▶ [Assignment]: From the records below, copy out each line that has the word "first".

▶ [Source information]:
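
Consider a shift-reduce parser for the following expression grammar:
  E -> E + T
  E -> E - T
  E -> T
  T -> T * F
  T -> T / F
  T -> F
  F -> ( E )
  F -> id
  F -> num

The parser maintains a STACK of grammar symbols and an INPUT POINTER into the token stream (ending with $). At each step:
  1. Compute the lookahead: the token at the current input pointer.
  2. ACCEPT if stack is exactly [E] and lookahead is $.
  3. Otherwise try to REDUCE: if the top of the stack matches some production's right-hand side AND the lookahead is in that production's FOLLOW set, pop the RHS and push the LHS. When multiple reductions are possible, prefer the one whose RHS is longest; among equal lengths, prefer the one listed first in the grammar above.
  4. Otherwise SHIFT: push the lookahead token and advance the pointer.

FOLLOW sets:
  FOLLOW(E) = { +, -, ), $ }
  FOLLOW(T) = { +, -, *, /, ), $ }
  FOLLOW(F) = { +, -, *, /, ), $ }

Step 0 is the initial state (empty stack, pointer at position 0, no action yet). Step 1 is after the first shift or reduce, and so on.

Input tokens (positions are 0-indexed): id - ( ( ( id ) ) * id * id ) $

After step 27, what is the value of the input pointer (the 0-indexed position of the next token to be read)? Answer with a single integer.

Step 1: shift id. Stack=[id] ptr=1 lookahead=- remaining=[- ( ( ( id ) ) * id * id ) $]
Step 2: reduce F->id. Stack=[F] ptr=1 lookahead=- remaining=[- ( ( ( id ) ) * id * id ) $]
Step 3: reduce T->F. Stack=[T] ptr=1 lookahead=- remaining=[- ( ( ( id ) ) * id * id ) $]
Step 4: reduce E->T. Stack=[E] ptr=1 lookahead=- remaining=[- ( ( ( id ) ) * id * id ) $]
Step 5: shift -. Stack=[E -] ptr=2 lookahead=( remaining=[( ( ( id ) ) * id * id ) $]
Step 6: shift (. Stack=[E - (] ptr=3 lookahead=( remaining=[( ( id ) ) * id * id ) $]
Step 7: shift (. Stack=[E - ( (] ptr=4 lookahead=( remaining=[( id ) ) * id * id ) $]
Step 8: shift (. Stack=[E - ( ( (] ptr=5 lookahead=id remaining=[id ) ) * id * id ) $]
Step 9: shift id. Stack=[E - ( ( ( id] ptr=6 lookahead=) remaining=[) ) * id * id ) $]
Step 10: reduce F->id. Stack=[E - ( ( ( F] ptr=6 lookahead=) remaining=[) ) * id * id ) $]
Step 11: reduce T->F. Stack=[E - ( ( ( T] ptr=6 lookahead=) remaining=[) ) * id * id ) $]
Step 12: reduce E->T. Stack=[E - ( ( ( E] ptr=6 lookahead=) remaining=[) ) * id * id ) $]
Step 13: shift ). Stack=[E - ( ( ( E )] ptr=7 lookahead=) remaining=[) * id * id ) $]
Step 14: reduce F->( E ). Stack=[E - ( ( F] ptr=7 lookahead=) remaining=[) * id * id ) $]
Step 15: reduce T->F. Stack=[E - ( ( T] ptr=7 lookahead=) remaining=[) * id * id ) $]
Step 16: reduce E->T. Stack=[E - ( ( E] ptr=7 lookahead=) remaining=[) * id * id ) $]
Step 17: shift ). Stack=[E - ( ( E )] ptr=8 lookahead=* remaining=[* id * id ) $]
Step 18: reduce F->( E ). Stack=[E - ( F] ptr=8 lookahead=* remaining=[* id * id ) $]
Step 19: reduce T->F. Stack=[E - ( T] ptr=8 lookahead=* remaining=[* id * id ) $]
Step 20: shift *. Stack=[E - ( T *] ptr=9 lookahead=id remaining=[id * id ) $]
Step 21: shift id. Stack=[E - ( T * id] ptr=10 lookahead=* remaining=[* id ) $]
Step 22: reduce F->id. Stack=[E - ( T * F] ptr=10 lookahead=* remaining=[* id ) $]
Step 23: reduce T->T * F. Stack=[E - ( T] ptr=10 lookahead=* remaining=[* id ) $]
Step 24: shift *. Stack=[E - ( T *] ptr=11 lookahead=id remaining=[id ) $]
Step 25: shift id. Stack=[E - ( T * id] ptr=12 lookahead=) remaining=[) $]
Step 26: reduce F->id. Stack=[E - ( T * F] ptr=12 lookahead=) remaining=[) $]
Step 27: reduce T->T * F. Stack=[E - ( T] ptr=12 lookahead=) remaining=[) $]

Answer: 12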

▶ [Written answer]:
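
  3. Otherwise try to REDUCE: if the top of the stack matches some production's right-hand side AND the lookahead is in that production's FOLLOW set, pop the RHS and push the LHS. When multiple reductions are possible, prefer the one whose RHS is longest; among equal lengths, prefer the one listed first in the grammar above.
Step 0 is the initial state (empty stack, pointer at position 0, no action yet). Step 1 is after the first shift or reduce, and so on.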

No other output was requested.